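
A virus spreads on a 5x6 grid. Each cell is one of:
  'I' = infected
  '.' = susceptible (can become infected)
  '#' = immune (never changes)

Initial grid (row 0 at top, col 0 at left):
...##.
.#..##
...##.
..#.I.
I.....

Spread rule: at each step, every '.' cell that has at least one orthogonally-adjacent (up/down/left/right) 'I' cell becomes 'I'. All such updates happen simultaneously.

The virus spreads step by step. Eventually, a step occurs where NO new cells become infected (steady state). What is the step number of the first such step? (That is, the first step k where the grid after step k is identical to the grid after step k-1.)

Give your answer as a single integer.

Step 0 (initial): 2 infected
Step 1: +5 new -> 7 infected
Step 2: +6 new -> 13 infected
Step 3: +2 new -> 15 infected
Step 4: +2 new -> 17 infected
Step 5: +2 new -> 19 infected
Step 6: +2 new -> 21 infected
Step 7: +0 new -> 21 infected

Answer: 7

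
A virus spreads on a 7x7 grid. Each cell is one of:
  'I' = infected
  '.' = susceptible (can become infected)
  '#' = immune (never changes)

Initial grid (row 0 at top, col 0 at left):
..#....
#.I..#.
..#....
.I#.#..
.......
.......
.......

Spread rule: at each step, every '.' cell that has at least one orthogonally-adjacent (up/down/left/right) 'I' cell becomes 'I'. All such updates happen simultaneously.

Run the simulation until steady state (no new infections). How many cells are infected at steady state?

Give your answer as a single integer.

Answer: 43

Derivation:
Step 0 (initial): 2 infected
Step 1: +5 new -> 7 infected
Step 2: +8 new -> 15 infected
Step 3: +8 new -> 23 infected
Step 4: +6 new -> 29 infected
Step 5: +6 new -> 35 infected
Step 6: +5 new -> 40 infected
Step 7: +2 new -> 42 infected
Step 8: +1 new -> 43 infected
Step 9: +0 new -> 43 infected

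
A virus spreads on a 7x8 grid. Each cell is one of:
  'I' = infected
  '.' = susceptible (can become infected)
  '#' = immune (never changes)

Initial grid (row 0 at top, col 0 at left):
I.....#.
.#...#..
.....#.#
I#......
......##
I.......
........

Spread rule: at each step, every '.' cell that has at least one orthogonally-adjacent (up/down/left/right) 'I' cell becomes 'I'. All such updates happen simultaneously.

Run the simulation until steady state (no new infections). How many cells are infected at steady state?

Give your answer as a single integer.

Answer: 48

Derivation:
Step 0 (initial): 3 infected
Step 1: +6 new -> 9 infected
Step 2: +5 new -> 14 infected
Step 3: +6 new -> 20 infected
Step 4: +7 new -> 27 infected
Step 5: +7 new -> 34 infected
Step 6: +4 new -> 38 infected
Step 7: +3 new -> 41 infected
Step 8: +2 new -> 43 infected
Step 9: +2 new -> 45 infected
Step 10: +1 new -> 46 infected
Step 11: +1 new -> 47 infected
Step 12: +1 new -> 48 infected
Step 13: +0 new -> 48 infected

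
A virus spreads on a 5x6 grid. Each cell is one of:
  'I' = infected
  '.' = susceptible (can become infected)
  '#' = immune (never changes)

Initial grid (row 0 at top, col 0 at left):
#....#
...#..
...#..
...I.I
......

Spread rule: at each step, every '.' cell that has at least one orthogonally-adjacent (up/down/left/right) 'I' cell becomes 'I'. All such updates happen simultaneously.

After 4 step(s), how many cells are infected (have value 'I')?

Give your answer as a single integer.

Answer: 23

Derivation:
Step 0 (initial): 2 infected
Step 1: +5 new -> 7 infected
Step 2: +6 new -> 13 infected
Step 3: +5 new -> 18 infected
Step 4: +5 new -> 23 infected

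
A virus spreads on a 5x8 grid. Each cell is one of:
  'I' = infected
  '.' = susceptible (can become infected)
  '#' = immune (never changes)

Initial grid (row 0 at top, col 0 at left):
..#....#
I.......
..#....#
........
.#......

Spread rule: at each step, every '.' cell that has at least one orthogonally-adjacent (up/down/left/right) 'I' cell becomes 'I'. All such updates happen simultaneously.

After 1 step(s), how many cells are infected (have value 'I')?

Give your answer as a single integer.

Answer: 4

Derivation:
Step 0 (initial): 1 infected
Step 1: +3 new -> 4 infected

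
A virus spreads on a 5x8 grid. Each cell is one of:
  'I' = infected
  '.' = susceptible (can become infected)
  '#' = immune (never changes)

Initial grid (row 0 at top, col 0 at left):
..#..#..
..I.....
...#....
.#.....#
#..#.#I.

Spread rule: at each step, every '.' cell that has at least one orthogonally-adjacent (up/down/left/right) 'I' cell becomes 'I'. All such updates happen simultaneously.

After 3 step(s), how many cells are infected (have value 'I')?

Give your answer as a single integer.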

WORK REQUEST:
Once the records have been read, print them all again exactly.

REPLY:
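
A virus spreads on a 5x6 grid. Each cell is one of:
  'I' = infected
  '.' = susceptible (can become infected)
  '#' = immune (never changes)

Initial grid (row 0 at top, col 0 at left):
...##.
.#..##
...##.
..#.I.
I.....

Spread rule: at each step, every '.' cell that has at least one orthogonally-adjacent (up/down/left/right) 'I' cell becomes 'I'. All such updates happen simultaneously.

The virus spreads step by step. Eventually, a step occurs where NO new cells become infected (steady state). What is the step number of the first such step? (That is, the first step k where the grid after step k is identical to the grid after step k-1.)

Give your answer as a single integer.

Step 0 (initial): 2 infected
Step 1: +5 new -> 7 infected
Step 2: +6 new -> 13 infected
Step 3: +2 new -> 15 infected
Step 4: +2 new -> 17 infected
Step 5: +2 new -> 19 infected
Step 6: +2 new -> 21 infected
Step 7: +0 new -> 21 infected

Answer: 7

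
A virus spreads on a 7x7 grid. Each cell is one of:
  'I' = infected
  '.' = susceptible (can become infected)
  '#' = immune (never changes)

Initial grid (row 0 at top, col 0 at left):
..#....
#.I..#.
..#....
.I#.#..
.......
.......
.......

Spread rule: at each step, every '.' cell that has at least one orthogonally-adjacent (up/down/left/right) 'I' cell becomes 'I'. All such updates happen simultaneously.

Run the simulation until steady state (no new infections). How many cells are infected at steady state?

Give your answer as a single integer.

Answer: 43

Derivation:
Step 0 (initial): 2 infected
Step 1: +5 new -> 7 infected
Step 2: +8 new -> 15 infected
Step 3: +8 new -> 23 infected
Step 4: +6 new -> 29 infected
Step 5: +6 new -> 35 infected
Step 6: +5 new -> 40 infected
Step 7: +2 new -> 42 infected
Step 8: +1 new -> 43 infected
Step 9: +0 new -> 43 infected

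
A virus spreads on a 7x8 grid. Each cell is one of:
  'I' = infected
  '.' = susceptible (can become infected)
  '#' = immune (never changes)

Initial grid (row 0 at top, col 0 at left):
I.....#.
.#...#..
.....#.#
I#......
......##
I.......
........

Spread rule: at each step, every '.' cell that has at least one orthogonally-adjacent (up/down/left/right) 'I' cell becomes 'I'. All such updates happen simultaneously.

Run the simulation until steady state (no new infections). How many cells are infected at steady state?

Give your answer as a single integer.

Answer: 48

Derivation:
Step 0 (initial): 3 infected
Step 1: +6 new -> 9 infected
Step 2: +5 new -> 14 infected
Step 3: +6 new -> 20 infected
Step 4: +7 new -> 27 infected
Step 5: +7 new -> 34 infected
Step 6: +4 new -> 38 infected
Step 7: +3 new -> 41 infected
Step 8: +2 new -> 43 infected
Step 9: +2 new -> 45 infected
Step 10: +1 new -> 46 infected
Step 11: +1 new -> 47 infected
Step 12: +1 new -> 48 infected
Step 13: +0 new -> 48 infected

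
A virus spreads on a 5x6 grid. Each cell is one of:
  'I' = infected
  '.' = susceptible (can become infected)
  '#' = immune (never changes)

Initial grid (row 0 at top, col 0 at left):
#....#
...#..
...#..
...I.I
......

Spread rule: at each step, every '.' cell that has at least one orthogonally-adjacent (up/down/left/right) 'I' cell becomes 'I'. All such updates happen simultaneously.

After 4 step(s), how many cells are infected (have value 'I')?

Give your answer as a single integer.

Answer: 23

Derivation:
Step 0 (initial): 2 infected
Step 1: +5 new -> 7 infected
Step 2: +6 new -> 13 infected
Step 3: +5 new -> 18 infected
Step 4: +5 new -> 23 infected

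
A virus spreads on a 5x8 grid. Each cell is one of:
  'I' = infected
  '.' = susceptible (can become infected)
  '#' = immune (never changes)

Initial grid (row 0 at top, col 0 at left):
..#....#
I.......
..#....#
........
.#......

Spread rule: at each step, every '.' cell that has at least one orthogonally-adjacent (up/down/left/right) 'I' cell becomes 'I'. All such updates happen simultaneously.

After 1 step(s), how many cells are infected (have value 'I')?

Give your answer as a single integer.

Answer: 4

Derivation:
Step 0 (initial): 1 infected
Step 1: +3 new -> 4 infected

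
A virus spreads on a 5x8 grid. Each cell is one of:
  'I' = infected
  '.' = susceptible (can become infected)
  '#' = immune (never changes)

Initial grid (row 0 at top, col 0 at left):
..#..#..
..I.....
...#....
.#.....#
#..#.#I.

Spread rule: at each step, every '.' cell that has at least one orthogonally-adjacent (up/down/left/right) 'I' cell becomes 'I'. All such updates happen simultaneously.

After 3 step(s), how many cells are infected (have value 'I')?

Give your answer as a single integer.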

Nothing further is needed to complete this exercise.